START EXTRACTED INFORMATION
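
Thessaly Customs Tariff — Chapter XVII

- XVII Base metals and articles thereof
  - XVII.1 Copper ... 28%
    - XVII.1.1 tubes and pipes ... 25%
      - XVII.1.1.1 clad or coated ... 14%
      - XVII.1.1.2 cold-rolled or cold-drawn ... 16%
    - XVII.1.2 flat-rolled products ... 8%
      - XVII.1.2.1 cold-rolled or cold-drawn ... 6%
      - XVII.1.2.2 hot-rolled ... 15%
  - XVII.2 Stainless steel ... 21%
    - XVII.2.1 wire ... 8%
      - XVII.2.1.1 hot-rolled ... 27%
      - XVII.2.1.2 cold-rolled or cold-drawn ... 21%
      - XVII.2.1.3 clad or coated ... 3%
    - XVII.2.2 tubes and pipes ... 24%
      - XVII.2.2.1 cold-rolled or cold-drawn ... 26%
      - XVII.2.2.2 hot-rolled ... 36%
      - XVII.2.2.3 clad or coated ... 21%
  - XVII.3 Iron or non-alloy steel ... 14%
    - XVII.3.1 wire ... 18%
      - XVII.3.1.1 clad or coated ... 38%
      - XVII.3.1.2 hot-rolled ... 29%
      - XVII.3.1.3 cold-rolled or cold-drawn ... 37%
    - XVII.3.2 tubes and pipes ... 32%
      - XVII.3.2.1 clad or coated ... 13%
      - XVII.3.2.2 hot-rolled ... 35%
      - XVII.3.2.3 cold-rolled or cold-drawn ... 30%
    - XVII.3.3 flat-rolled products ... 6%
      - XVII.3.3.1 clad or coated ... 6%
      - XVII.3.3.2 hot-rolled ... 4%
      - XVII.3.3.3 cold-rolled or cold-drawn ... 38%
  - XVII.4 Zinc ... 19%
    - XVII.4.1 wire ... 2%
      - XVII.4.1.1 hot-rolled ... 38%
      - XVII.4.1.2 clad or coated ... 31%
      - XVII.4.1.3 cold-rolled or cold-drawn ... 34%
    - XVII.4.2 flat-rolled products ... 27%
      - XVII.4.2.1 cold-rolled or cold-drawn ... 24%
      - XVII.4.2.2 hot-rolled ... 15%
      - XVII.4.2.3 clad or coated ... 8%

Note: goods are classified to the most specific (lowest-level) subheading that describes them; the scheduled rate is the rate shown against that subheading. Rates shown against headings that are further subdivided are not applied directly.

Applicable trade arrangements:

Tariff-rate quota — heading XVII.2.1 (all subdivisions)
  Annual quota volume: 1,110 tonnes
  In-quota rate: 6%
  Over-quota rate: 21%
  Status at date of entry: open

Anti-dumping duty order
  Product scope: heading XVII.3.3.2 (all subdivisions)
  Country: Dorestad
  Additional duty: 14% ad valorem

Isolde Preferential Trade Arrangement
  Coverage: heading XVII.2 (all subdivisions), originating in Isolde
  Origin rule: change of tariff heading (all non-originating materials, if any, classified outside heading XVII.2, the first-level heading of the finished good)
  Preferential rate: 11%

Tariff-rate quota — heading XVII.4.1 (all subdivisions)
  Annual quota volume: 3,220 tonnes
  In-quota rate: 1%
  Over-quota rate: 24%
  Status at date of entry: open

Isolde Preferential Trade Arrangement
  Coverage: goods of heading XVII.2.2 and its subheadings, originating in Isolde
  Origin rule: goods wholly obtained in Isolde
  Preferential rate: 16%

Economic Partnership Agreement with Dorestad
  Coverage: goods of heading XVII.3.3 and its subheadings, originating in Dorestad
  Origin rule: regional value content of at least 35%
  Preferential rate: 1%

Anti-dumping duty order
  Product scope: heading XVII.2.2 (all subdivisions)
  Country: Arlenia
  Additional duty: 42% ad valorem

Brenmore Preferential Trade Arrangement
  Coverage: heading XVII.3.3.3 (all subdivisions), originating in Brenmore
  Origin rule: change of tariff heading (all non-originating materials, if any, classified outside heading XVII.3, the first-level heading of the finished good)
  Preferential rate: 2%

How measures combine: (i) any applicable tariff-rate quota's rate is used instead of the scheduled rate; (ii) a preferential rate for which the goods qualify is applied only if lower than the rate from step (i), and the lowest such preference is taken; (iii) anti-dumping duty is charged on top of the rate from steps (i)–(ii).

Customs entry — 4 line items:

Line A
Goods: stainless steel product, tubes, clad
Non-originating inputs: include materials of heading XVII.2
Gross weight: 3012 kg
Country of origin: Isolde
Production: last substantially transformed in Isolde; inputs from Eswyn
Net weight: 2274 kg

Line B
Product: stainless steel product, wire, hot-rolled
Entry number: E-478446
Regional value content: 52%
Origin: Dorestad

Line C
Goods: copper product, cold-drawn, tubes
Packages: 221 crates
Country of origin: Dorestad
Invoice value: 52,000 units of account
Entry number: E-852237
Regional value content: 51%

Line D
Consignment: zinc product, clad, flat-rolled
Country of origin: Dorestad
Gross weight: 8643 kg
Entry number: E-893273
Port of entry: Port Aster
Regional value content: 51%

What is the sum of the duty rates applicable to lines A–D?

Line A: stainless steel → XVII.2; tubes → XVII.2.2; clad → XVII.2.2.3. Scheduled 21%. Isolde agreement on XVII.2: CTH not met; Isolde agreement on XVII.2.2: not wholly obtained. → 21%.
Line B: stainless steel → XVII.2; wire → XVII.2.1; hot-rolled → XVII.2.1.1. Scheduled 27%. quota on XVII.2.1 open → in-quota 6%; Dorestad agreement on XVII.3.3: XVII.2.1.1 not covered. → 6%.
Line C: copper → XVII.1; tubes → XVII.1.1; cold-drawn → XVII.1.1.2. Scheduled 16%. Dorestad agreement on XVII.3.3: XVII.1.1.2 not covered. → 16%.
Line D: zinc → XVII.4; flat-rolled → XVII.4.2; clad → XVII.4.2.3. Scheduled 8%. Dorestad agreement on XVII.3.3: XVII.4.2.3 not covered. → 8%.
Sum: 21% + 6% + 16% + 8% = 51%.

51%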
END EXTRACTED INFORMATION
WORK TO BE COMPLETED:
Transcribe the lines from the first line of the records through the line that contains "- XVII.2 Stainless steel ... 21%", both included, and add nothing else.

EXERCISE ANSWER:
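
Thessaly Customs Tariff — Chapter XVII

- XVII Base metals and articles thereof
  - XVII.1 Copper ... 28%
    - XVII.1.1 tubes and pipes ... 25%
      - XVII.1.1.1 clad or coated ... 14%
      - XVII.1.1.2 cold-rolled or cold-drawn ... 16%
    - XVII.1.2 flat-rolled products ... 8%
      - XVII.1.2.1 cold-rolled or cold-drawn ... 6%
      - XVII.1.2.2 hot-rolled ... 15%
  - XVII.2 Stainless steel ... 21%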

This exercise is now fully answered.